- **EXERCISE DIRECTIONS**: Set the whole listing down again without deviation.
++++ PROVIDED INFORMATION
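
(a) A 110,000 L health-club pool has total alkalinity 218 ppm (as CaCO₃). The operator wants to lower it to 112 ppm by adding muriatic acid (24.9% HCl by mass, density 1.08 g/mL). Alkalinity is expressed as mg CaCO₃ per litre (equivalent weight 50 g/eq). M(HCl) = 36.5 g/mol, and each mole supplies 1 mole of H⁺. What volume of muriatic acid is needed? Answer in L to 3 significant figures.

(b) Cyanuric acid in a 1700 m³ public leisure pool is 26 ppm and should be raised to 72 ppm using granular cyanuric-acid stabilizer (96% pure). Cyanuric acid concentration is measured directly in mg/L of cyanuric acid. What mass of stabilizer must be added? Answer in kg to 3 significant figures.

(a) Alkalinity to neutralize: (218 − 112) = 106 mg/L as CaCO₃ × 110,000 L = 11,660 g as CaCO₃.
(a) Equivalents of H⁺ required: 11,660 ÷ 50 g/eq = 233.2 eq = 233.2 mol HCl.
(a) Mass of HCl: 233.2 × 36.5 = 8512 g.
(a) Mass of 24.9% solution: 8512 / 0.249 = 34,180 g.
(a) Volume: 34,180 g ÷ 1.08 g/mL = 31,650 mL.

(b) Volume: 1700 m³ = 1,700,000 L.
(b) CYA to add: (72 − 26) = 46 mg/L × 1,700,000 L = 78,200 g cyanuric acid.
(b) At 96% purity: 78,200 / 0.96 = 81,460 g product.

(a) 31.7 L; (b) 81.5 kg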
++++++++
- **EXERCISE ANSWER**:
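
(a) A 110,000 L health-club pool has total alkalinity 218 ppm (as CaCO₃). The operator wants to lower it to 112 ppm by adding muriatic acid (24.9% HCl by mass, density 1.08 g/mL). Alkalinity is expressed as mg CaCO₃ per litre (equivalent weight 50 g/eq). M(HCl) = 36.5 g/mol, and each mole supplies 1 mole of H⁺. What volume of muriatic acid is needed? Answer in L to 3 significant figures.

(b) Cyanuric acid in a 1700 m³ public leisure pool is 26 ppm and should be raised to 72 ppm using granular cyanuric-acid stabilizer (96% pure). Cyanuric acid concentration is measured directly in mg/L of cyanuric acid. What mass of stabilizer must be added? Answer in kg to 3 significant figures.

(a) Alkalinity to neutralize: (218 − 112) = 106 mg/L as CaCO₃ × 110,000 L = 11,660 g as CaCO₃.
(a) Equivalents of H⁺ required: 11,660 ÷ 50 g/eq = 233.2 eq = 233.2 mol HCl.
(a) Mass of HCl: 233.2 × 36.5 = 8512 g.
(a) Mass of 24.9% solution: 8512 / 0.249 = 34,180 g.
(a) Volume: 34,180 g ÷ 1.08 g/mL = 31,650 mL.

(b) Volume: 1700 m³ = 1,700,000 L.
(b) CYA to add: (72 − 26) = 46 mg/L × 1,700,000 L = 78,200 g cyanuric acid.
(b) At 96% purity: 78,200 / 0.96 = 81,460 g product.

(a) 31.7 L; (b) 81.5 kg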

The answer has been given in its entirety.